Provided material section start

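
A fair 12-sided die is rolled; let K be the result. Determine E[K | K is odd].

6

Given K is odd, K is equally likely to be any of {1, 3, 5, 7, 9, 11}.
E[K | K is odd] = (1 + 3 + 5 + 7 + 9 + 11) / 6 = 6.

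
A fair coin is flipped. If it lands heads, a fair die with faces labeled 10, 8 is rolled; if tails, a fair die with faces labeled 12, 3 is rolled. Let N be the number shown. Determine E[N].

33/4

E[N | heads] = (10+8)/2 = 9.
E[N | tails] = (12+3)/2 = 15/2.
E[N] = (1/2)·(9) + (1/2)·(15/2) = 33/4.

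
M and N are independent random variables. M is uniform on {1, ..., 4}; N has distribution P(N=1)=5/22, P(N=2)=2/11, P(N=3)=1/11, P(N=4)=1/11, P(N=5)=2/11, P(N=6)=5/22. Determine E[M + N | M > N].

P(M > N) = 25/88.
Summing (M+N)·P(x,y) over outcomes with M > N gives 59/44.
E[M + N | M > N] = (59/44) / (25/88) = 118/25.

118/25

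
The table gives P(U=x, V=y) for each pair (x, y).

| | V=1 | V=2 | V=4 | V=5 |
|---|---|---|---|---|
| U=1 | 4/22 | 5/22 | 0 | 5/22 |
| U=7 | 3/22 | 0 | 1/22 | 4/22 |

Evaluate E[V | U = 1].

P(U = 1) = 7/11.
Σ V·P over the event = 1·(4/22) + 2·(5/22) + 5·(5/22) = 39/22.
E[V | U = 1] = (39/22) / (7/11) = 39/14.

39/14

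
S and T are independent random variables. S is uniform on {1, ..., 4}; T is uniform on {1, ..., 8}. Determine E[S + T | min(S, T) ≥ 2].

P(min(S, T) ≥ 2) = 21/32.
Summing (S+T)·P(x,y) over outcomes with min(S, T) ≥ 2 gives 21/4.
E[S + T | min(S, T) ≥ 2] = (21/4) / (21/32) = 8.

8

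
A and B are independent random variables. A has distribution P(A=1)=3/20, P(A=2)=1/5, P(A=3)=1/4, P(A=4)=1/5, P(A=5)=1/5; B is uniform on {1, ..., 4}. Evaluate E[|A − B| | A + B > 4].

P(A + B > 4) = 29/40.
Summing |A−B|·P(x,y) over outcomes with A + B > 4 gives 19/16.
E[|A − B| | A + B > 4] = (19/16) / (29/40) = 95/58.

95/58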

Provided material section end

• **To do**
Make an exact copy of every line from the one with "1/22 | 4/22 |" to the end of the data, with the first and last of those lines included.

• **Written solution**
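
| U=7 | 3/22 | 0 | 1/22 | 4/22 |

Evaluate E[V | U = 1].

P(U = 1) = 7/11.
Σ V·P over the event = 1·(4/22) + 2·(5/22) + 5·(5/22) = 39/22.
E[V | U = 1] = (39/22) / (7/11) = 39/14.

39/14

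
S and T are independent random variables. S is uniform on {1, ..., 4}; T is uniform on {1, ..., 8}. Determine E[S + T | min(S, T) ≥ 2].

P(min(S, T) ≥ 2) = 21/32.
Summing (S+T)·P(x,y) over outcomes with min(S, T) ≥ 2 gives 21/4.
E[S + T | min(S, T) ≥ 2] = (21/4) / (21/32) = 8.

8

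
A and B are independent random variables. A has distribution P(A=1)=3/20, P(A=2)=1/5, P(A=3)=1/4, P(A=4)=1/5, P(A=5)=1/5; B is uniform on {1, ..., 4}. Evaluate E[|A − B| | A + B > 4].

P(A + B > 4) = 29/40.
Summing |A−B|·P(x,y) over outcomes with A + B > 4 gives 19/16.
E[|A − B| | A + B > 4] = (19/16) / (29/40) = 95/58.

95/58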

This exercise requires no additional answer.